Required work
Of all the entries below, retype only the lines from the one with "P := rec X. a.b.(X + X + b.0)" through the one with "Q := b.a.(0 + 0 + b.0)", exactly as they appear.

Dataset entries:
━━━━━━━━
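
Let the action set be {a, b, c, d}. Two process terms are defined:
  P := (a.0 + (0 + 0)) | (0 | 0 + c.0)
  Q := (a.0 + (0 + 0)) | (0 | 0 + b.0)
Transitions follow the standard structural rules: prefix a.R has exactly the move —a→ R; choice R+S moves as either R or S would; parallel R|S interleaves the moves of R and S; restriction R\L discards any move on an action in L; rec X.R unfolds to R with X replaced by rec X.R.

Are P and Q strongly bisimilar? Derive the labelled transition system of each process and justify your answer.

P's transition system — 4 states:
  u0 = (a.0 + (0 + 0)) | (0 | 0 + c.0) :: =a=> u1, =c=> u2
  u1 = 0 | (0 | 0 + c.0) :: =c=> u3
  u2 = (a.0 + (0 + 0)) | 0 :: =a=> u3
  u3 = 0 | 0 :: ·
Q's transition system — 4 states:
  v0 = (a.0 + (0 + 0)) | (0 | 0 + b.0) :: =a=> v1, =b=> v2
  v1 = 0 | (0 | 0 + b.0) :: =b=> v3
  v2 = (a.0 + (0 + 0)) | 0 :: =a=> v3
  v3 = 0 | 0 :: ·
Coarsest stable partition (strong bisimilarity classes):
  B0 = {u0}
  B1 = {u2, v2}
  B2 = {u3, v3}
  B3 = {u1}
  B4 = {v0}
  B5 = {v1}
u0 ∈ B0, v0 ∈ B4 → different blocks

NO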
━━━━━━━━
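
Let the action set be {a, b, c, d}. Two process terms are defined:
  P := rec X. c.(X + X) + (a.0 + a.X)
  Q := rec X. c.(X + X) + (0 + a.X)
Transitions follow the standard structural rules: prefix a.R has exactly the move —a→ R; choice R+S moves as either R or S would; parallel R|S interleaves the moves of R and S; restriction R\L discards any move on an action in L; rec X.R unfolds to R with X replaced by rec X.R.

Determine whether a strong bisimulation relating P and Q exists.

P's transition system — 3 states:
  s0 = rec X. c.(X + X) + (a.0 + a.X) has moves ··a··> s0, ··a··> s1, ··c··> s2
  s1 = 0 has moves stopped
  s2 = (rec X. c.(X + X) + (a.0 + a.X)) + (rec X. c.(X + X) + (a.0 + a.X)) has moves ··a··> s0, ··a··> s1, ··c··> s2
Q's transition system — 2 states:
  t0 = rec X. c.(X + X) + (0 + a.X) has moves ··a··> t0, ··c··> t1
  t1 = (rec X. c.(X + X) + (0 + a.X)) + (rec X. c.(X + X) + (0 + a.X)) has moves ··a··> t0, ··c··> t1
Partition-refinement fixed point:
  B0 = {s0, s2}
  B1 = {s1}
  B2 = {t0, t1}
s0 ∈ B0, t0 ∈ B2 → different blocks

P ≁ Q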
━━━━━━━━
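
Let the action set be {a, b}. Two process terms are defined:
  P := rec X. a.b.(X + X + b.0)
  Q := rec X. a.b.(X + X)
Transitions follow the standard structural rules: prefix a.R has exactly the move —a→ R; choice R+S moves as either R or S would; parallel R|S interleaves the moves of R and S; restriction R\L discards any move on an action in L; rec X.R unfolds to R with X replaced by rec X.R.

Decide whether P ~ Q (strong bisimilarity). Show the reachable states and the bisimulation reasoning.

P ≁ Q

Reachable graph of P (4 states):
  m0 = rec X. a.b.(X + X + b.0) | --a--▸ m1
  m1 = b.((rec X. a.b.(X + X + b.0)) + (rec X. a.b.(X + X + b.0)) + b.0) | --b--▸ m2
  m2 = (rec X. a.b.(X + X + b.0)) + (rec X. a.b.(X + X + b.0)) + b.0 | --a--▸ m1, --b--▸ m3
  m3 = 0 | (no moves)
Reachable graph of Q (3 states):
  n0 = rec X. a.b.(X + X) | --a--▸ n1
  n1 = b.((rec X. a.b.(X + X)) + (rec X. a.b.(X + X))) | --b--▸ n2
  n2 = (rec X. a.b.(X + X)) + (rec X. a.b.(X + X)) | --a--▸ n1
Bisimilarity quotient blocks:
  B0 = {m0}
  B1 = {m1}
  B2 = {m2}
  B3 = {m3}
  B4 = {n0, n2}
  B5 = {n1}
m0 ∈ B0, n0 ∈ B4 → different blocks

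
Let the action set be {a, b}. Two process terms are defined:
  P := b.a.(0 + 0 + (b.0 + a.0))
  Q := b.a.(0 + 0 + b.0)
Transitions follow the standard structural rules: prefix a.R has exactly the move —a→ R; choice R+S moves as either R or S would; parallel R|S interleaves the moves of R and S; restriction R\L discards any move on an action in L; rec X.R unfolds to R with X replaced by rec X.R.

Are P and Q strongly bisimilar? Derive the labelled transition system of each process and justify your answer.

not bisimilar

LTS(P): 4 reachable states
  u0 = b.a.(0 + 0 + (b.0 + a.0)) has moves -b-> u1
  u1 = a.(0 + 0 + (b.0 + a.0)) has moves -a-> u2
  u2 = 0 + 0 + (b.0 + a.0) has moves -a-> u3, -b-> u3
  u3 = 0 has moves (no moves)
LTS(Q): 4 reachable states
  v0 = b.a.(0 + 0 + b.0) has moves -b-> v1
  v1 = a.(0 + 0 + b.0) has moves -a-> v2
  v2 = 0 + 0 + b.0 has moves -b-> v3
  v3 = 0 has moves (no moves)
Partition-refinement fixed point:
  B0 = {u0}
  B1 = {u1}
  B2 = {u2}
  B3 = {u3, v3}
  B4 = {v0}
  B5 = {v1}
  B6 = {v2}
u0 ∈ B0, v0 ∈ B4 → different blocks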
━━━━━━━━
Response
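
  P := rec X. a.b.(X + X + b.0)
  Q := rec X. a.b.(X + X)
Transitions follow the standard structural rules: prefix a.R has exactly the move —a→ R; choice R+S moves as either R or S would; parallel R|S interleaves the moves of R and S; restriction R\L discards any move on an action in L; rec X.R unfolds to R with X replaced by rec X.R.

Decide whether P ~ Q (strong bisimilarity). Show the reachable states and the bisimulation reasoning.

P ≁ Q

Reachable graph of P (4 states):
  m0 = rec X. a.b.(X + X + b.0) | --a--▸ m1
  m1 = b.((rec X. a.b.(X + X + b.0)) + (rec X. a.b.(X + X + b.0)) + b.0) | --b--▸ m2
  m2 = (rec X. a.b.(X + X + b.0)) + (rec X. a.b.(X + X + b.0)) + b.0 | --a--▸ m1, --b--▸ m3
  m3 = 0 | (no moves)
Reachable graph of Q (3 states):
  n0 = rec X. a.b.(X + X) | --a--▸ n1
  n1 = b.((rec X. a.b.(X + X)) + (rec X. a.b.(X + X))) | --b--▸ n2
  n2 = (rec X. a.b.(X + X)) + (rec X. a.b.(X + X)) | --a--▸ n1
Bisimilarity quotient blocks:
  B0 = {m0}
  B1 = {m1}
  B2 = {m2}
  B3 = {m3}
  B4 = {n0, n2}
  B5 = {n1}
m0 ∈ B0, n0 ∈ B4 → different blocks

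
Let the action set be {a, b}. Two process terms are defined:
  P := b.a.(0 + 0 + (b.0 + a.0))
  Q := b.a.(0 + 0 + b.0)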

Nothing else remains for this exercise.